## Problem statement
The entire listing is to be repeated verbatim.

======== Input for this task

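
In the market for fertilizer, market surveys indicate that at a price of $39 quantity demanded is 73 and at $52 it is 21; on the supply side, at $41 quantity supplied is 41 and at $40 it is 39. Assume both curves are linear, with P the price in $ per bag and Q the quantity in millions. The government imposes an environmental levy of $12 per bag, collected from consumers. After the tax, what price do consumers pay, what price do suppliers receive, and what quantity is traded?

Demand slope: (21 − 73)/(52 − 39) = -4, so Qd = 229 − 4P.
Supply slope: (39 − 41)/(40 − 41) = 2, so Qs = 2P − 41.
Without the tax, 229 − 4P = 2P − 41 gives 6P = 270, so P* = $45 and Q* = 49.
With the tax collected from consumers, demand (in seller-price terms) shifts: Qd = 229 − 4(P + 12).
New equilibrium: consumers pay $49, suppliers receive $37, Q = 33. (Wedge: Pb − Ps = 12.)
The less price-elastic side of the market bears the larger share of a per-unit tax.

Consumers pay $49; suppliers receive $37; quantity = 33.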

================

## Output for this task
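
In the market for fertilizer, market surveys indicate that at a price of $39 quantity demanded is 73 and at $52 it is 21; on the supply side, at $41 quantity supplied is 41 and at $40 it is 39. Assume both curves are linear, with P the price in $ per bag and Q the quantity in millions. The government imposes an environmental levy of $12 per bag, collected from consumers. After the tax, what price do consumers pay, what price do suppliers receive, and what quantity is traded?

Demand slope: (21 − 73)/(52 − 39) = -4, so Qd = 229 − 4P.
Supply slope: (39 − 41)/(40 − 41) = 2, so Qs = 2P − 41.
Without the tax, 229 − 4P = 2P − 41 gives 6P = 270, so P* = $45 and Q* = 49.
With the tax collected from consumers, demand (in seller-price terms) shifts: Qd = 229 − 4(P + 12).
New equilibrium: consumers pay $49, suppliers receive $37, Q = 33. (Wedge: Pb − Ps = 12.)
The less price-elastic side of the market bears the larger share of a per-unit tax.

Consumers pay $49; suppliers receive $37; quantity = 33.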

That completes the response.